*The data:*
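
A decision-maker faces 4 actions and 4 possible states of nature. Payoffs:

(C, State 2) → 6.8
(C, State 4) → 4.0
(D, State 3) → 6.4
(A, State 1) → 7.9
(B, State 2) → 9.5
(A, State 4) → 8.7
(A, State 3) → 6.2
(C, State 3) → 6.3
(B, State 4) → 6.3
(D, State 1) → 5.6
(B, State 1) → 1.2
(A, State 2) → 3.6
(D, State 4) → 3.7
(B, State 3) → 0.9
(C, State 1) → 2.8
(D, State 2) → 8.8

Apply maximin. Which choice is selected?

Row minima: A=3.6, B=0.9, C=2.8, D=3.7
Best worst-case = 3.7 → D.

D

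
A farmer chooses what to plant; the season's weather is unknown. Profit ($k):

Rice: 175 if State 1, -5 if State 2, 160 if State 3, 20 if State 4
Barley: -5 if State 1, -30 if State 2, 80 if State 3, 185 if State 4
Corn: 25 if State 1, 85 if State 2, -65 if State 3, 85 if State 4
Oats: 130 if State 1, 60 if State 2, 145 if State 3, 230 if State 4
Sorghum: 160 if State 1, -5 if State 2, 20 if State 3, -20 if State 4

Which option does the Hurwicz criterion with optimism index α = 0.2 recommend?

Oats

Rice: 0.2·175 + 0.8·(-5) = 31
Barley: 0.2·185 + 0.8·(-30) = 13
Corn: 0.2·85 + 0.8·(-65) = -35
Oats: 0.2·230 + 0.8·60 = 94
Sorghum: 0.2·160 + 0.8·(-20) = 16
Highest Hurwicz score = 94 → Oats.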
==
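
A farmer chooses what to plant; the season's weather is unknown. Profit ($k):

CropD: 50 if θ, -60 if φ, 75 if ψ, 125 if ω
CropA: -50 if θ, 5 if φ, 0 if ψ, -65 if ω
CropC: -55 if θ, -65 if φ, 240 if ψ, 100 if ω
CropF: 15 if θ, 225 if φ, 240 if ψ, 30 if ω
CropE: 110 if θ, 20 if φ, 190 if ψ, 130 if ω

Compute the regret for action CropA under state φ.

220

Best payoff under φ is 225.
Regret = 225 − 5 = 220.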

*Task statement:* Among the entries above, find the line with "(C, State 1) → 2.8" and the line with "Sorghum: 160 if"; give again exactly these two lines and all lines between them.

*Your response:*
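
(C, State 1) → 2.8
(D, State 2) → 8.8

Apply maximin. Which choice is selected?

Row minima: A=3.6, B=0.9, C=2.8, D=3.7
Best worst-case = 3.7 → D.

D

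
A farmer chooses what to plant; the season's weather is unknown. Profit ($k):

Rice: 175 if State 1, -5 if State 2, 160 if State 3, 20 if State 4
Barley: -5 if State 1, -30 if State 2, 80 if State 3, 185 if State 4
Corn: 25 if State 1, 85 if State 2, -65 if State 3, 85 if State 4
Oats: 130 if State 1, 60 if State 2, 145 if State 3, 230 if State 4
Sorghum: 160 if State 1, -5 if State 2, 20 if State 3, -20 if State 4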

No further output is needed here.